- _What is needed_:
Only the line with "At the current" and the lines after it, to the end of the data, should appear in the answer, each reproduced exactly.

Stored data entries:
- - -

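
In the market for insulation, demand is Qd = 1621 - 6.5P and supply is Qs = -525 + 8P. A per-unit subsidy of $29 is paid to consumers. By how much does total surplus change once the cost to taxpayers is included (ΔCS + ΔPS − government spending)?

Net change in total surplus = -$1508

Pre-subsidy: 1621 - 6.5P = -525 + 8P gives P* = 148, Q* = 659.
With the rebate, buyers effectively pay Pb = Ps − 29, where Ps is the price sellers receive.
Demand in terms of Ps becomes Qd = 1621 − 6.5(Ps − 29) = 1809.5 - 6.5Ps. Setting this equal to supply: 1809.5 - 6.5Ps = -525 + 8Ps, so Ps = 161.
Buyers pay Pb = 161 − 29 = 132; Q' = -525 + 8·161 = 763.
ΔCS = ½(659 + 763)(148 − 132) = 11376; ΔPS = ½(659 + 763)(161 − 148) = 9243.
Government spending = 29 × 763 = 22127.
Net change = 11376 + 9243 − 22127 = -1508. The loss equals the DWL triangle ½·29·104.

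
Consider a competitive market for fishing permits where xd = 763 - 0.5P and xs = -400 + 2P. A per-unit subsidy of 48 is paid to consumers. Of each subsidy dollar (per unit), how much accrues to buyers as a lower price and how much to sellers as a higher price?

Pre-subsidy: 763 - 0.5P = -400 + 2P gives P* = 465.2, x* = 530.4.
With the rebate, buyers effectively pay Pb = Ps − 48, where Ps is the price sellers receive.
Demand in terms of Ps becomes xd = 763 − 0.5(Ps − 48) = 787 - 0.5Ps. Setting this equal to supply: 787 - 0.5Ps = -400 + 2Ps, so Ps = 474.8.
Buyers pay Pb = 474.8 − 48 = 426.8; x' = -400 + 2·474.8 = 549.6.
Buyers' price falls by P* − Pb = 465.2 − 426.8 = 38.4; sellers' price rises by Ps − P* = 474.8 − 465.2 = 9.6.

Buyers gain 38.4 per unit; sellers gain 9.6 per unit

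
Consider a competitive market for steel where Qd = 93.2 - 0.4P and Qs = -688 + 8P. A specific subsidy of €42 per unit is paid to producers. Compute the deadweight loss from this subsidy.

Pre-subsidy: 93.2 - 0.4P = -688 + 8P gives P* = 93, Q* = 56.
With the subsidy, sellers receive Ps = Pb + 42 for each unit, where Pb is the price buyers pay.
Supply in terms of Pb becomes Qs = -688 + 8(Pb + 42) = -352 + 8Pb. Setting this equal to demand: 93.2 - 0.4Pb = -352 + 8Pb, so Pb = 53.
Sellers receive Ps = 53 + 42 = 95; Q' = 93.2 − 0.4·53 = 72.
The subsidy expands output by 72 − 56 = 16 past the efficient level; on those units the gap between marginal cost and willingness to pay runs from 0 up to 42.
DWL = ½ × 42 × 16 = 336.

Deadweight loss = €336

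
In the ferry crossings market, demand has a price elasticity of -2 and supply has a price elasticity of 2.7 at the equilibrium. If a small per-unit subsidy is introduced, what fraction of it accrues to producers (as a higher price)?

Producer share = 20/47

For a small subsidy around the equilibrium, the benefit split depends on the relative slopes, which at a point are proportional to the elasticities.
Buyer share = εs/(εs + |εd|) = 2.7/(2.7 + 2) = 27/47; seller share = |εd|/(εs + |εd|) = 20/47.
So producers capture 20/47 of the subsidy.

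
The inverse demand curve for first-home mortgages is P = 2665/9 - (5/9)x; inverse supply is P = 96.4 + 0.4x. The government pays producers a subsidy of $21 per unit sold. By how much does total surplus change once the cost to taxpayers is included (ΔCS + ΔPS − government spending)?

Net change in total surplus = -19845/86

Pre-subsidy: 2665/9 - (5/9)x = 96.4 + 0.4x gives x* = 209 and P* = 180.
With the subsidy, sellers receive Ps = Pb + 21 for each unit, where Pb is the price buyers pay.
On the curves, Pb = 2665/9 - (5/9)x and Ps = 96.4 + 0.4x; the wedge Ps − Pb = 21 gives 96.4 + 0.4x − (2665/9 - (5/9)x) = 21, so x' = 9932/43.
Then Pb = 2665/9 − (5/9)·(9932/43) = 7215/43 and Ps = 96.4 + 0.4·(9932/43) = 8118/43.
ΔCS = ½(209 + 9932/43)(180 − 7215/43) = 9932475/3698; ΔPS = ½(209 + 9932/43)(8118/43 − 180) = 3575691/1849.
Government spending = 21 × 9932/43 = 208572/43.
Net change = 9932475/3698 + 3575691/1849 − 208572/43 = -19845/86. The loss equals the DWL triangle ½·21·945/43.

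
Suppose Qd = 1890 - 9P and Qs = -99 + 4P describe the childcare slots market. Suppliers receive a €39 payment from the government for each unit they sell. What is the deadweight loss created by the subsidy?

Deadweight loss = €2106

Pre-subsidy: 1890 - 9P = -99 + 4P gives P* = 153, Q* = 513.
With the subsidy, sellers receive Ps = Pb + 39 for each unit, where Pb is the price buyers pay.
Supply in terms of Pb becomes Qs = -99 + 4(Pb + 39) = 57 + 4Pb. Setting this equal to demand: 1890 - 9Pb = 57 + 4Pb, so Pb = 141.
Sellers receive Ps = 141 + 39 = 180; Q' = 1890 − 9·141 = 621.
The subsidy expands output by 621 − 513 = 108 past the efficient level; on those units the gap between marginal cost and willingness to pay runs from 0 up to 39.
DWL = ½ × 39 × 108 = 2106.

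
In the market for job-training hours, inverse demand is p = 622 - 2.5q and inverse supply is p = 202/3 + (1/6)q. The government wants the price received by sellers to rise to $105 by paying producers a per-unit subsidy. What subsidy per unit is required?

At a seller price of 105, quantity supplied is -404 + 6·105 = 226.
Buyers absorb 226 only when they pay pb = 622 − 2.5·226 = 57.
s = ps − pb = 105 − 57 = 48.

Required subsidy s = $48 per unit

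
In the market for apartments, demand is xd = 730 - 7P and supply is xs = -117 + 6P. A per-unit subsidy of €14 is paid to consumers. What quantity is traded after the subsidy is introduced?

x' = 4149/13

Pre-subsidy: 730 - 7P = -117 + 6P gives P* = 847/13, x* = 3561/13.
With the rebate, buyers effectively pay Pb = Ps − 14, where Ps is the price sellers receive.
Demand in terms of Ps becomes xd = 730 − 7(Ps − 14) = 828 - 7Ps. Setting this equal to supply: 828 - 7Ps = -117 + 6Ps, so Ps = 945/13.
Buyers pay Pb = 945/13 − 14 = 763/13; x' = -117 + 6·(945/13) = 4149/13.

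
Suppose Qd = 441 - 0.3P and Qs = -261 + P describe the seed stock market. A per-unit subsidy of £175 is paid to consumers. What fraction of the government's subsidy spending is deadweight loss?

Pre-subsidy: 441 - 0.3P = -261 + P gives P* = 540, Q* = 279.
With the rebate, buyers effectively pay Pb = Ps − 175, where Ps is the price sellers receive.
Demand in terms of Ps becomes Qd = 441 − 0.3(Ps − 175) = 493.5 - 0.3Ps. Setting this equal to supply: 493.5 - 0.3Ps = -261 + Ps, so Ps = 7545/13.
Buyers pay Pb = 7545/13 − 175 = 5270/13; Q' = -261 + 1·(7545/13) = 4152/13.
ΔCS = ½(279 + 4152/13)(540 − 5270/13) = 6806625/169; ΔPS = ½(279 + 4152/13)(7545/13 − 540) = 4083975/338.
Government spending = 175 × 4152/13 = 726600/13.
DWL = ½ × 175 × (4152/13 − 279) = 91875/26; fraction = (91875/26) / (726600/13) = 175/2768.

DWL / government spending = 175/2768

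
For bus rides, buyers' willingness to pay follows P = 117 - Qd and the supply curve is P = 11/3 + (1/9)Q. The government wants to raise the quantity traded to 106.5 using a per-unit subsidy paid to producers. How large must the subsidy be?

At Q = 106.5, from the demand curve buyers pay Pb = 117 − 1·106.5 = 10.5; from the supply curve sellers need Ps = 11/3 + (1/9)·106.5 = 15.5.
The subsidy must fill the gap: s = Ps − Pb = 15.5 − 10.5 = 5.

Required subsidy s = 5 per unit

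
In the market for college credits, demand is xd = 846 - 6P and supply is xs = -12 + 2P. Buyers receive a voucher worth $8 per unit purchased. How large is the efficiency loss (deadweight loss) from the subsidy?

Deadweight loss = $48

Pre-subsidy: 846 - 6P = -12 + 2P gives P* = 107.25, x* = 202.5.
With the rebate, buyers effectively pay Pb = Ps − 8, where Ps is the price sellers receive.
Demand in terms of Ps becomes xd = 846 − 6(Ps − 8) = 894 - 6Ps. Setting this equal to supply: 894 - 6Ps = -12 + 2Ps, so Ps = 113.25.
Buyers pay Pb = 113.25 − 8 = 105.25; x' = -12 + 2·113.25 = 214.5.
The subsidy expands output by 214.5 − 202.5 = 12 past the efficient level; on those units the gap between marginal cost and willingness to pay runs from 0 up to 8.
DWL = ½ × 8 × 12 = 48.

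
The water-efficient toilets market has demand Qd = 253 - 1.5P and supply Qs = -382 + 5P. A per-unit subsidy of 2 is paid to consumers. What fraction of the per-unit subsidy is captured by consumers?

Consumer share = 10/13

Pre-subsidy: 253 - 1.5P = -382 + 5P gives P* = 1270/13, Q* = 1384/13.
With the rebate, buyers effectively pay Pb = Ps − 2, where Ps is the price sellers receive.
Demand in terms of Ps becomes Qd = 253 − 1.5(Ps − 2) = 256 - 1.5Ps. Setting this equal to supply: 256 - 1.5Ps = -382 + 5Ps, so Ps = 1276/13.
Buyers pay Pb = 1276/13 − 2 = 1250/13; Q' = -382 + 5·(1276/13) = 1414/13.
Buyers' price falls by P* − Pb = 1270/13 − 1250/13 = 20/13; sellers' price rises by Ps − P* = 1276/13 − 1270/13 = 6/13.
So consumers capture (20/13)/2 = 10/13 of each unit of subsidy.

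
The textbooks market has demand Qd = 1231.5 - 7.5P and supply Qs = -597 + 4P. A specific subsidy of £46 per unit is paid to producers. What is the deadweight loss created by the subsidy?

Pre-subsidy: 1231.5 - 7.5P = -597 + 4P gives P* = 159, Q* = 39.
With the subsidy, sellers receive Ps = Pb + 46 for each unit, where Pb is the price buyers pay.
Supply in terms of Pb becomes Qs = -597 + 4(Pb + 46) = -413 + 4Pb. Setting this equal to demand: 1231.5 - 7.5Pb = -413 + 4Pb, so Pb = 143.
Sellers receive Ps = 143 + 46 = 189; Q' = 1231.5 − 7.5·143 = 159.
The subsidy expands output by 159 − 39 = 120 past the efficient level; on those units the gap between marginal cost and willingness to pay runs from 0 up to 46.
DWL = ½ × 46 × 120 = 2760.

Deadweight loss = £2760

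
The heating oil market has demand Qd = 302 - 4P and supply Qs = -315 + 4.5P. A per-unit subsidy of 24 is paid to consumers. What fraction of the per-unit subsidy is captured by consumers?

Consumer share = 9/17

Pre-subsidy: 302 - 4P = -315 + 4.5P gives P* = 1234/17, Q* = 198/17.
With the rebate, buyers effectively pay Pb = Ps − 24, where Ps is the price sellers receive.
Demand in terms of Ps becomes Qd = 302 − 4(Ps − 24) = 398 - 4Ps. Setting this equal to supply: 398 - 4Ps = -315 + 4.5Ps, so Ps = 1426/17.
Buyers pay Pb = 1426/17 − 24 = 1018/17; Q' = -315 + 4.5·(1426/17) = 1062/17.
Buyers' price falls by P* − Pb = 1234/17 − 1018/17 = 216/17; sellers' price rises by Ps − P* = 1426/17 − 1234/17 = 192/17.
So consumers capture (216/17)/24 = 9/17 of each unit of subsidy.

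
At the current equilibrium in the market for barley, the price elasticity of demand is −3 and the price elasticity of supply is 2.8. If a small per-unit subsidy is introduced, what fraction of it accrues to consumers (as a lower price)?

Consumer share = 14/29

For a small subsidy around the equilibrium, the benefit split depends on the relative slopes, which at a point are proportional to the elasticities.
Buyer share = εs/(εs + |εd|) = 2.8/(2.8 + 3) = 14/29; seller share = |εd|/(εs + |εd|) = 15/29.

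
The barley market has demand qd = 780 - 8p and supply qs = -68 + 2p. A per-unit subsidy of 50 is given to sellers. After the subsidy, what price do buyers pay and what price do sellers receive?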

- - -

- _Exercise answer_:
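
At the current equilibrium in the market for barley, the price elasticity of demand is −3 and the price elasticity of supply is 2.8. If a small per-unit subsidy is introduced, what fraction of it accrues to consumers (as a lower price)?

Consumer share = 14/29

For a small subsidy around the equilibrium, the benefit split depends on the relative slopes, which at a point are proportional to the elasticities.
Buyer share = εs/(εs + |εd|) = 2.8/(2.8 + 3) = 14/29; seller share = |εd|/(εs + |εd|) = 15/29.

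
The barley market has demand qd = 780 - 8p and supply qs = -68 + 2p. A per-unit subsidy of 50 is given to sellers. After the subsidy, what price do buyers pay and what price do sellers receive?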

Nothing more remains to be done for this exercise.